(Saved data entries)
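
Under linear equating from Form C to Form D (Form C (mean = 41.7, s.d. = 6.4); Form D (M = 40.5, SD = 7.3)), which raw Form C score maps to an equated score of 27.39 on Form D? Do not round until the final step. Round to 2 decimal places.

30.21

Invert y = (SD_Y/SD_X)(x − M_X) + M_Y:
x = (SD_X/SD_Y)(y − M_Y) + M_X = (6.4/7.3)(27.39 − 40.5) + 41.7
x = 0.876712 × -13.110 + 41.7 = 30.21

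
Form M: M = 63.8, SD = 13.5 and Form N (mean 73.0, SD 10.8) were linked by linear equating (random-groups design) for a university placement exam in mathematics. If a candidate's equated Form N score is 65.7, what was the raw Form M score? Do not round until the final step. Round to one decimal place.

Invert y = (SD_Y/SD_X)(x − M_X) + M_Y:
x = (SD_X/SD_Y)(y − M_Y) + M_X = (13.5/10.8)(65.7 − 73.0) + 63.8
x = 1.250000 × -7.300 + 63.8 = 54.7

54.7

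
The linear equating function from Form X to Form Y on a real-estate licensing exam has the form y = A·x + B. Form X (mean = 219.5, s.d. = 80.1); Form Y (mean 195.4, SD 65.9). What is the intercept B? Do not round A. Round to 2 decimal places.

14.81

A = SD_Y / SD_X = 65.9 / 80.1 = 0.822722
B = M_Y − A·M_X = 195.4 − 0.822722 × 219.5 = 14.81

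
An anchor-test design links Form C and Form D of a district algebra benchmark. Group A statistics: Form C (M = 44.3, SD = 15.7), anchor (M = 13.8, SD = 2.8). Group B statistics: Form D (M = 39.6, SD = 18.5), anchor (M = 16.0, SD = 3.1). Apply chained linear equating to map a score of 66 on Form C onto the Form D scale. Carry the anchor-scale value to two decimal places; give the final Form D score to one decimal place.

49.6

Form C → anchor (Group A): v = (2.8/15.7)(66 − 44.3) + 13.8 = 17.67
anchor → Form D (Group B): y = (18.5/3.1)(17.67 − 16.0) + 39.6 = 49.6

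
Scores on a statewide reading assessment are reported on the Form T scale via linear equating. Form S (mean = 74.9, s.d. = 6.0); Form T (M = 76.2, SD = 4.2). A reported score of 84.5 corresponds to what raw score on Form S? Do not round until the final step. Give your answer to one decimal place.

86.8

Invert y = (SD_Y/SD_X)(x − M_X) + M_Y:
x = (SD_X/SD_Y)(y − M_Y) + M_X = (6.0/4.2)(84.5 − 76.2) + 74.9
x = 1.428571 × 8.300 + 74.9 = 86.8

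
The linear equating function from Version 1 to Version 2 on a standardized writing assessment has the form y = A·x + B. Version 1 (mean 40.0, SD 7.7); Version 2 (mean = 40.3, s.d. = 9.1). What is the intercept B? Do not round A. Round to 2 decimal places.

-6.97

A = SD_Y / SD_X = 9.1 / 7.7 = 1.181818
B = M_Y − A·M_X = 40.3 − 1.181818 × 40.0 = -6.97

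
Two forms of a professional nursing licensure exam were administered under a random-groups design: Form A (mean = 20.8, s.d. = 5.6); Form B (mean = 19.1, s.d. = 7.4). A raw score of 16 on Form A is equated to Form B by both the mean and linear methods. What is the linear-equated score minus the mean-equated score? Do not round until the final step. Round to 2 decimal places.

-1.54

Mean-equated: 16 + (19.1 − 20.8) = 14.30
Linear-equated: (7.4/5.6)(16 − 20.8) + 19.1 = 12.757
Difference = 12.757 − 14.30 = -1.54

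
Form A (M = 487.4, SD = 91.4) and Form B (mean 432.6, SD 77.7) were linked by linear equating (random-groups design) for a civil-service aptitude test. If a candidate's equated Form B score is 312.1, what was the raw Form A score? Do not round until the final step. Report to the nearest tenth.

Invert y = (SD_Y/SD_X)(x − M_X) + M_Y:
x = (SD_X/SD_Y)(y − M_Y) + M_X = (91.4/77.7)(312.1 − 432.6) + 487.4
x = 1.176319 × -120.500 + 487.4 = 345.7

345.7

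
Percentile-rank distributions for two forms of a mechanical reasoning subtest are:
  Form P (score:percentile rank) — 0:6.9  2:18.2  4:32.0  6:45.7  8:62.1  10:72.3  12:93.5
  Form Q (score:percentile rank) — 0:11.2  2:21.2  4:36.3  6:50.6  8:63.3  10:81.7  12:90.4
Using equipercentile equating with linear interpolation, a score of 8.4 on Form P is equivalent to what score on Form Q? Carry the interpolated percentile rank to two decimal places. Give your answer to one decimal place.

8.1

PR of 8.4 on Form P: 62.1 + (8.4 − 8)/(10 − 8) × (72.3 − 62.1) = 64.14
On Form Q, PR 64.14 falls between score 8 (PR 63.3) and 10 (PR 81.7).
Interpolate: 8 + (64.14 − 63.3)/(81.7 − 63.3) × (10 − 8) = 8.1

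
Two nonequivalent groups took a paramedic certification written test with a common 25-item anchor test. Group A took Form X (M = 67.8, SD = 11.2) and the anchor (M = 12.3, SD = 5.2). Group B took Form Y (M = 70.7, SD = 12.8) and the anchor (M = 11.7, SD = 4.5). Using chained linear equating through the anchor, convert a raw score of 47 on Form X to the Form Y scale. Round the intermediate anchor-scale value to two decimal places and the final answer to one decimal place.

Form X → anchor (Group A): v = (5.2/11.2)(47 − 67.8) + 12.3 = 2.64
anchor → Form Y (Group B): y = (12.8/4.5)(2.64 − 11.7) + 70.7 = 44.9

44.9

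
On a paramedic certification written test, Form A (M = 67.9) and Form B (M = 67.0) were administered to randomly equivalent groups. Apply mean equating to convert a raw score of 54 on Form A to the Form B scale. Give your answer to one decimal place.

Mean equating: y = x + (M_Y − M_X) = 54 + (67.0 − 67.9) = 53.1

53.1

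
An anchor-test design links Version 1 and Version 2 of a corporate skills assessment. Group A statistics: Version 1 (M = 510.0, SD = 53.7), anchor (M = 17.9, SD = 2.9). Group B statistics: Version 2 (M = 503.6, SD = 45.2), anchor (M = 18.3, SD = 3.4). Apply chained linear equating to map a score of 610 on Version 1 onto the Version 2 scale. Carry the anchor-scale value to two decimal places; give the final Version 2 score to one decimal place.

570.1

Version 1 → anchor (Group A): v = (2.9/53.7)(610 − 510.0) + 17.9 = 23.30
anchor → Version 2 (Group B): y = (45.2/3.4)(23.30 − 18.3) + 503.6 = 570.1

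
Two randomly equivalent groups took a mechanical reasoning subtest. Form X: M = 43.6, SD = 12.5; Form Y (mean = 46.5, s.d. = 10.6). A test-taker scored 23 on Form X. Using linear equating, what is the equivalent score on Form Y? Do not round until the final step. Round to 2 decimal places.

Linear equating: y = (SD_Y/SD_X)(x − M_X) + M_Y
y = (10.6/12.5)(23 − 43.6) + 46.5
y = 0.848000 × -20.6 + 46.5 = -17.4688 + 46.5 = 29.03

29.03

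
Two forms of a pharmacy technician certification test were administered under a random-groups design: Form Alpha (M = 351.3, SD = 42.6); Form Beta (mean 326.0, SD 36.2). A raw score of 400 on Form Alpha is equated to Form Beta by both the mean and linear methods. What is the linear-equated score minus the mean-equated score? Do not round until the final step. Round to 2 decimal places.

-7.32

Mean-equated: 400 + (326.0 − 351.3) = 374.70
Linear-equated: (36.2/42.6)(400 − 351.3) + 326.0 = 367.384
Difference = 367.384 − 374.70 = -7.32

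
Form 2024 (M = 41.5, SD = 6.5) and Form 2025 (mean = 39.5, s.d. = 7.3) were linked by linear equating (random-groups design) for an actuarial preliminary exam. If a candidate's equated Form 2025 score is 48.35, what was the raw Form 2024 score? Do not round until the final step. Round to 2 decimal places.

49.38

Invert y = (SD_Y/SD_X)(x − M_X) + M_Y:
x = (SD_X/SD_Y)(y − M_Y) + M_X = (6.5/7.3)(48.35 − 39.5) + 41.5
x = 0.890411 × 8.850 + 41.5 = 49.38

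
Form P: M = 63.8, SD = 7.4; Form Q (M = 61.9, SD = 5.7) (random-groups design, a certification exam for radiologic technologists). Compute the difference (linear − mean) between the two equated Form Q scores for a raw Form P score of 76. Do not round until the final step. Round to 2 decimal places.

-2.80

Mean-equated: 76 + (61.9 − 63.8) = 74.10
Linear-equated: (5.7/7.4)(76 − 63.8) + 61.9 = 71.297
Difference = 71.297 − 74.10 = -2.80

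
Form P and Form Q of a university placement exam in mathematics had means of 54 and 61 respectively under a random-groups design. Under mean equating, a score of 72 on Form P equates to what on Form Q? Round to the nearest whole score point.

Mean equating: y = x + (M_Y − M_X) = 72 + (61 − 54) = 79

79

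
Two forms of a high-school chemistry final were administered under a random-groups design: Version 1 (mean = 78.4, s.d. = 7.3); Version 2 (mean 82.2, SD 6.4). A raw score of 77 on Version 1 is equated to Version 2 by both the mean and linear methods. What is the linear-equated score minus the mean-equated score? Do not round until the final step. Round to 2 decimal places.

0.17

Mean-equated: 77 + (82.2 − 78.4) = 80.80
Linear-equated: (6.4/7.3)(77 − 78.4) + 82.2 = 80.973
Difference = 80.973 − 80.80 = 0.17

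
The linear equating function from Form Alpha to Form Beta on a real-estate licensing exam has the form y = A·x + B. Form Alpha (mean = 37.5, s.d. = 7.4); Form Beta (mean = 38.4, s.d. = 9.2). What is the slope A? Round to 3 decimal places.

1.243

A = SD_Y / SD_X = 9.2 / 7.4 = 1.243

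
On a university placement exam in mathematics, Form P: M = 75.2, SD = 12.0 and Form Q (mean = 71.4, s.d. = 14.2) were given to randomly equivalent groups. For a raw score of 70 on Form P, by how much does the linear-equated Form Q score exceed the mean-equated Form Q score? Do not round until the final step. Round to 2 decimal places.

Mean-equated: 70 + (71.4 − 75.2) = 66.20
Linear-equated: (14.2/12.0)(70 − 75.2) + 71.4 = 65.247
Difference = 65.247 − 66.20 = -0.95

-0.95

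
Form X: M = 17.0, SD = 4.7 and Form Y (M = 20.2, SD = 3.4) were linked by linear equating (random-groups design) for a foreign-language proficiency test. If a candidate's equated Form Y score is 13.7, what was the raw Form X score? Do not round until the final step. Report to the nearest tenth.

8.0

Invert y = (SD_Y/SD_X)(x − M_X) + M_Y:
x = (SD_X/SD_Y)(y − M_Y) + M_X = (4.7/3.4)(13.7 − 20.2) + 17.0
x = 1.382353 × -6.500 + 17.0 = 8.0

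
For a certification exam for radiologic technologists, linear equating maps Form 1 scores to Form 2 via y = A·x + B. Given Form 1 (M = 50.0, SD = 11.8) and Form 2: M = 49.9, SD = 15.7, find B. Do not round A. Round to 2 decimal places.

-16.63

A = SD_Y / SD_X = 15.7 / 11.8 = 1.330508
B = M_Y − A·M_X = 49.9 − 1.330508 × 50.0 = -16.63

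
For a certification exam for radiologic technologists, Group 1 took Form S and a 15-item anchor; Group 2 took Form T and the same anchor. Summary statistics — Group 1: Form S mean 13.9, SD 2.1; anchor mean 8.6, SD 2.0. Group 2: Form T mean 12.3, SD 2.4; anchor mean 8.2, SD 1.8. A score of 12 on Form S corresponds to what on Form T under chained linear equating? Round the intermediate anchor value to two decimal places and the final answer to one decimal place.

Form S → anchor (Group 1): v = (2.0/2.1)(12 − 13.9) + 8.6 = 6.79
anchor → Form T (Group 2): y = (2.4/1.8)(6.79 − 8.2) + 12.3 = 10.4

10.4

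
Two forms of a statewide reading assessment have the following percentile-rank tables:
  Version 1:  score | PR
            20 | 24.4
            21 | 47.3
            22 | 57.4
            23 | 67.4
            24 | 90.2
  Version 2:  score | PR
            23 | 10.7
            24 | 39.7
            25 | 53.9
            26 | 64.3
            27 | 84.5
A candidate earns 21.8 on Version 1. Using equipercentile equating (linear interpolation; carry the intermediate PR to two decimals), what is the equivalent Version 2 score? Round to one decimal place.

PR of 21.8 on Version 1: 47.3 + (21.8 − 21)/(22 − 21) × (57.4 − 47.3) = 55.38
On Version 2, PR 55.38 falls between score 25 (PR 53.9) and 26 (PR 64.3).
Interpolate: 25 + (55.38 − 53.9)/(64.3 − 53.9) × (26 − 25) = 25.1

25.1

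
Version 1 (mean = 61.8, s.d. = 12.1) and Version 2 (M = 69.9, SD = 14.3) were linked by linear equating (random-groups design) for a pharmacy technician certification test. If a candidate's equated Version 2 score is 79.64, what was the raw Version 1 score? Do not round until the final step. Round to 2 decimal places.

Invert y = (SD_Y/SD_X)(x − M_X) + M_Y:
x = (SD_X/SD_Y)(y − M_Y) + M_X = (12.1/14.3)(79.64 − 69.9) + 61.8
x = 0.846154 × 9.740 + 61.8 = 70.04

70.04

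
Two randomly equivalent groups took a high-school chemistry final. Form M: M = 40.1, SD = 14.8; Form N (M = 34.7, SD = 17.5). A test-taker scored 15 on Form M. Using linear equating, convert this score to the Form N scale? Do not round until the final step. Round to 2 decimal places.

Linear equating: y = (SD_Y/SD_X)(x − M_X) + M_Y
y = (17.5/14.8)(15 − 40.1) + 34.7
y = 1.182432 × -25.1 + 34.7 = -29.6791 + 34.7 = 5.02

5.02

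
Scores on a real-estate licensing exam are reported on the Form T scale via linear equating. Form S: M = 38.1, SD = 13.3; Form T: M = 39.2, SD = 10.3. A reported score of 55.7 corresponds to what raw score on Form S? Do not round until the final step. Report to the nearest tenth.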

§ **TASK REQUIREMENTS**
Copy only this part of the entries above: the line with "Form P (score:percentile", the line with "Form Q (score:percentile", and the lines between, all exactly as written.

§ **OUTPUT OF THE TASK**
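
  Form P (score:percentile rank) — 0:6.9  2:18.2  4:32.0  6:45.7  8:62.1  10:72.3  12:93.5
  Form Q (score:percentile rank) — 0:11.2  2:21.2  4:36.3  6:50.6  8:63.3  10:81.7  12:90.4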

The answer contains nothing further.